Problem:
Line by line, reproduce the material below exactly.

----- Records shown

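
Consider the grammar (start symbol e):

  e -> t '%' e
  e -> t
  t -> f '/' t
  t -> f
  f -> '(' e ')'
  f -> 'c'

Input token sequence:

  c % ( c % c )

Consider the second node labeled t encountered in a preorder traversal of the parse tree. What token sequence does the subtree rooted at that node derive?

[e [t [f c]] % [e [t [f ( [e [t [f c]] % [e [t [f c]]]] )]]]]

( c % c )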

----------

Written answer:
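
Consider the grammar (start symbol e):

  e -> t '%' e
  e -> t
  t -> f '/' t
  t -> f
  f -> '(' e ')'
  f -> 'c'

Input token sequence:

  c % ( c % c )

Consider the second node labeled t encountered in a preorder traversal of the parse tree. What token sequence does the subtree rooted at that node derive?

[e [t [f c]] % [e [t [f ( [e [t [f c]] % [e [t [f c]]]] )]]]]

( c % c )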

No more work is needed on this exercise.